Only the lines from the top of the material through the line containing "Don't-cares: m17, m43, m46" should be restated, each one exactly.

##############################

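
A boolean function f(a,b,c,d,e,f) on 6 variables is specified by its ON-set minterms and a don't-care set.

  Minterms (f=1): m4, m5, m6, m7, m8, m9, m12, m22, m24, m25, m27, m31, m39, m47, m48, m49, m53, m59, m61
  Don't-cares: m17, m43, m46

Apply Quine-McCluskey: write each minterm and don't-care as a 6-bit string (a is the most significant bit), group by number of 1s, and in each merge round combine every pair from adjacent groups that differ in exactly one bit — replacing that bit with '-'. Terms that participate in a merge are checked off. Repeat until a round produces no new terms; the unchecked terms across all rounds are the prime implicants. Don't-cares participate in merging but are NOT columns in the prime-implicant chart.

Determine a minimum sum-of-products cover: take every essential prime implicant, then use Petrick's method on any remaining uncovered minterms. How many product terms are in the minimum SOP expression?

[col 0] 000100*, 000101*, 000110*, 000111*, 001000*, 001001*, 001100*, 010001*, 010110*, 011000*, 011001*, 011011*, 011111*, 100111*, 101011*, 101110*, 101111*, 110000*, 110001*, 110101*, 111011*, 111101*
[col 1] -00111, -10001, -11011, 0-0110, 0-1000*, 0-1001*, 00-100, 0001-0*, 0001-1*, 00010-*, 00011-*, 001-00, 00100-*, 01-001, 011-11, 0110-1, 01100-*, 1-1011, 10-111, 101-11, 10111-, 11-101, 110-01, 11000-
[col 2] 0-100-, 0001--
Prime implicants: -00111, -10001, -11011, 0-0110, 0-100-, 00-100, 0001--, 001-00, 01-001, 011-11, 0110-1, 1-1011, 10-111, 101-11, 10111-, 11-101, 110-01, 11000-
PI chart (minterm → PIs covering it):
  4 | 00-100,0001--
  5 | 0001--  (sole → essential)
  6 | 0-0110,0001--
  7 | -00111,0001--
  8 | 0-100-,001-00
  9 | 0-100-  (sole → essential)
  12 | 00-100,001-00
  22 | 0-0110  (sole → essential)
  24 | 0-100-  (sole → essential)
  25 | 0-100-,01-001,0110-1
  27 | -11011,011-11,0110-1
  31 | 011-11  (sole → essential)
  39 | -00111,10-111
  47 | 10-111,101-11,10111-
  48 | 11000-  (sole → essential)
  49 | -10001,110-01,11000-
  53 | 11-101,110-01
  59 | -11011,1-1011
  61 | 11-101  (sole → essential)
Essential prime implicants: 0-0110, 0-100-, 0001--, 011-11, 11-101, 11000-
Petrick residual → -11011, 00-100, 10-111
Minimum SOP uses 9 PIs: bcd'ef + a'c'def' + a'cd'e' + a'b'de'f' + a'b'c'd + a'bcef + ab'def + abde'f + abc'd'e'

9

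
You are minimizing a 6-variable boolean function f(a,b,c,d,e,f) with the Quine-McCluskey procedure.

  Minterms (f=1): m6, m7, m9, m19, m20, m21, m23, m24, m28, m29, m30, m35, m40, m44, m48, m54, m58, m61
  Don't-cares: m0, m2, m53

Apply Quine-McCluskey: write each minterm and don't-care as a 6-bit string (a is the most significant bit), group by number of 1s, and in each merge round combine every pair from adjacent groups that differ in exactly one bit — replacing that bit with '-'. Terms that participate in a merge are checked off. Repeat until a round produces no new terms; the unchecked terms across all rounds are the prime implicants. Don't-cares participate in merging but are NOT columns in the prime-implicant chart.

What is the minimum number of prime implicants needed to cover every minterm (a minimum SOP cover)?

Round 0: 000000✓ 000010✓ 000110✓ 000111✓ 001001 010011✓ 010100✓ 010101✓ 010111✓ 011000✓ 011100✓ 011101✓ 011110✓ 100011 101000✓ 101100✓ 110000 110101✓ 110110 111010 111101✓
Round 1: -10101✓ -11101✓ 0-0111 000-10 0000-0 00011- 01-100✓ 01-101✓ 010-11 0101-1 01010-✓ 011-00 0111-0 01110-✓ 101-00 11-101✓
Round 2: -1-101 01-10-
PIs = {-1-101, 0-0111, 000-10, 0000-0, 00011-, 001001, 01-10-, 010-11, 0101-1, 011-00, 0111-0, 100011, 101-00, 110000, 110110, 111010}
Coverage chart:
  m6: 000-10,00011-
  m7: 0-0111,00011-
  m9: 001001 ←essential
  m19: 010-11 ←essential
  m20: 01-10- ←essential
  m21: -1-101,01-10-,0101-1
  m23: 0-0111,010-11,0101-1
  m24: 011-00 ←essential
  m28: 01-10-,011-00,0111-0
  m29: -1-101,01-10-
  m30: 0111-0 ←essential
  m35: 100011 ←essential
  m40: 101-00 ←essential
  m44: 101-00 ←essential
  m48: 110000 ←essential
  m54: 110110 ←essential
  m58: 111010 ←essential
  m61: -1-101 ←essential
Essential: -1-101, 001001, 01-10-, 010-11, 011-00, 0111-0, 100011, 101-00, 110000, 110110, 111010
Petrick residual → 00011-
Min cover (12 terms): bde'f + a'b'c'de + a'b'cd'e'f + a'bde' + a'bc'ef + a'bce'f' + a'bcdf' + ab'c'd'ef + ab'ce'f' + abc'd'e'f' + abc'def' + abcd'ef'

12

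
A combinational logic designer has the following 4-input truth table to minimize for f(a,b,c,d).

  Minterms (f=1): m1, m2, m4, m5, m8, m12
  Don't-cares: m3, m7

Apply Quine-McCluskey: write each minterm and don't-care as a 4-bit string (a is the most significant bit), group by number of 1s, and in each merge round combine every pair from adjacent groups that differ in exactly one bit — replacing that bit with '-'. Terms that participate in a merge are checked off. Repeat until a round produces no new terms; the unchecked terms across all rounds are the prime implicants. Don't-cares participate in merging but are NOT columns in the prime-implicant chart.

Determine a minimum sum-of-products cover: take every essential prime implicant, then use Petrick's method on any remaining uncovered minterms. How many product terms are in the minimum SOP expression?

4

[col 0] 0001*, 0010*, 0011*, 0100*, 0101*, 0111*, 1000*, 1100*
[col 1] -100, 0-01*, 0-11*, 00-1*, 001-, 01-1*, 010-, 1-00
[col 2] 0--1
Prime implicants: -100, 0--1, 001-, 010-, 1-00
PI chart (minterm → PIs covering it):
  1 | 0--1  (sole → essential)
  2 | 001-  (sole → essential)
  4 | -100,010-
  5 | 0--1,010-
  8 | 1-00  (sole → essential)
  12 | -100,1-00
Essential prime implicants: 0--1, 001-, 1-00
Petrick residual → -100
Minimum SOP uses 4 PIs: bc'd' + a'd + a'b'c + ac'd'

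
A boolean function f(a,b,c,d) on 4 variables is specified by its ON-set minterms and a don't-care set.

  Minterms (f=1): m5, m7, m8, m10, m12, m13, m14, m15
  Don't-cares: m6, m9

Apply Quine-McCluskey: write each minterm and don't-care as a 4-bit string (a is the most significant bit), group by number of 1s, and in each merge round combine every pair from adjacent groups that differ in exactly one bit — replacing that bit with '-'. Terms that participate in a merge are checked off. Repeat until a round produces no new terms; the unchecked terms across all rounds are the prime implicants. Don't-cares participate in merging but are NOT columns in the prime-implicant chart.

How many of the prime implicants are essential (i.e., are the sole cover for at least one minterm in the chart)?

2

size-2^0 implicants → 0101(✓)  0110(✓)  0111(✓)  1000(✓)  1001(✓)  1010(✓)  1100(✓)  1101(✓)  1110(✓)  1111(✓)
size-2^1 implicants → -101(✓)  -110(✓)  -111(✓)  01-1(✓)  011-(✓)  1-00(✓)  1-01(✓)  1-10(✓)  10-0(✓)  100-(✓)  11-0(✓)  11-1(✓)  110-(✓)  111-(✓)
size-2^2 implicants → -1-1  -11-  1--0  1-0-  11--
Unchecked terms (primes): -1-1, -11-, 1--0, 1-0-, 11--
Minterm coverage:
  m5 ⊆ -1-1 [E]
  m7 ⊆ -1-1,-11-
  m8 ⊆ 1--0,1-0-
  m10 ⊆ 1--0 [E]
  m12 ⊆ 1--0,1-0-,11--
  m13 ⊆ -1-1,1-0-,11--
  m14 ⊆ -11-,1--0,11--
  m15 ⊆ -1-1,-11-,11--
E = {-1-1, 1--0}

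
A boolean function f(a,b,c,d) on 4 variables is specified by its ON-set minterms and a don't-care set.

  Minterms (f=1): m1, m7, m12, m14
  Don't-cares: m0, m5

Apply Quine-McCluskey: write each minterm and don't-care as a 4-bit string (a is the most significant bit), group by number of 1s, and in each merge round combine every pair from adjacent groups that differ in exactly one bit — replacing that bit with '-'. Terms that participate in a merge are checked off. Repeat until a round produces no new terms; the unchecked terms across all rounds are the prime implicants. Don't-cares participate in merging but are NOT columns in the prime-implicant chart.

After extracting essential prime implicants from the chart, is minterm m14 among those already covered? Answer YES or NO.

YES

[col 0] 0000*, 0001*, 0101*, 0111*, 1100*, 1110*
[col 1] 0-01, 000-, 01-1, 11-0
Prime implicants: 0-01, 000-, 01-1, 11-0
PI chart (minterm → PIs covering it):
  1 | 0-01,000-
  7 | 01-1  (sole → essential)
  12 | 11-0  (sole → essential)
  14 | 11-0  (sole → essential)
Essential prime implicants: 01-1, 11-0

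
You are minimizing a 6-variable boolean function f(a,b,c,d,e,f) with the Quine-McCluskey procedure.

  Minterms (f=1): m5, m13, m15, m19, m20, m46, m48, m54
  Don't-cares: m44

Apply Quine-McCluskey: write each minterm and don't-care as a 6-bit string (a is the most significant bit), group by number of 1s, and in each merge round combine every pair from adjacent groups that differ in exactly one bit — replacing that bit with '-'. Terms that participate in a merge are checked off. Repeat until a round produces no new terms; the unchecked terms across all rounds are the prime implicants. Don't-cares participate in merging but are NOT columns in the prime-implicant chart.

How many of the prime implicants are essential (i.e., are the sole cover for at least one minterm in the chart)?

Round 0: 000101✓ 001101✓ 001111✓ 010011 010100 101100✓ 101110✓ 110000 110110
Round 1: 00-101 0011-1 1011-0
PIs = {00-101, 0011-1, 010011, 010100, 1011-0, 110000, 110110}
Coverage chart:
  m5: 00-101 ←essential
  m13: 00-101,0011-1
  m15: 0011-1 ←essential
  m19: 010011 ←essential
  m20: 010100 ←essential
  m46: 1011-0 ←essential
  m48: 110000 ←essential
  m54: 110110 ←essential
Essential: 00-101, 0011-1, 010011, 010100, 1011-0, 110000, 110110

7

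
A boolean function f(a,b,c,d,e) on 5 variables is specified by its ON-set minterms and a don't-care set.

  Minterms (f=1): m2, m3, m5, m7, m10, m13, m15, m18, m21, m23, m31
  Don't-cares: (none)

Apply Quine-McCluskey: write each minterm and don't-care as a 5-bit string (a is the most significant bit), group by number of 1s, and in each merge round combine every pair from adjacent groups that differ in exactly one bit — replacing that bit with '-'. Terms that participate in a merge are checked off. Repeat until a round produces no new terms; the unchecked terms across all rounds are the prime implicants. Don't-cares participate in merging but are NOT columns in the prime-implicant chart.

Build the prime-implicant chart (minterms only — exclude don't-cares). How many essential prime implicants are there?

Round 0: 00010✓ 00011✓ 00101✓ 00111✓ 01010✓ 01101✓ 01111✓ 10010✓ 10101✓ 10111✓ 11111✓
Round 1: -0010 -0101✓ -0111✓ -1111✓ 0-010 0-101✓ 0-111✓ 00-11 0001- 001-1✓ 011-1✓ 1-111✓ 101-1✓
Round 2: --111 -01-1 0-1-1
PIs = {--111, -0010, -01-1, 0-010, 0-1-1, 00-11, 0001-}
Coverage chart:
  m2: -0010,0-010,0001-
  m3: 00-11,0001-
  m5: -01-1,0-1-1
  m7: --111,-01-1,0-1-1,00-11
  m10: 0-010 ←essential
  m13: 0-1-1 ←essential
  m15: --111,0-1-1
  m18: -0010 ←essential
  m21: -01-1 ←essential
  m23: --111,-01-1
  m31: --111 ←essential
Essential: --111, -0010, -01-1, 0-010, 0-1-1

5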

##############################

The answer
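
A boolean function f(a,b,c,d,e,f) on 6 variables is specified by its ON-set minterms and a don't-care set.

  Minterms (f=1): m4, m5, m6, m7, m8, m9, m12, m22, m24, m25, m27, m31, m39, m47, m48, m49, m53, m59, m61
  Don't-cares: m17, m43, m46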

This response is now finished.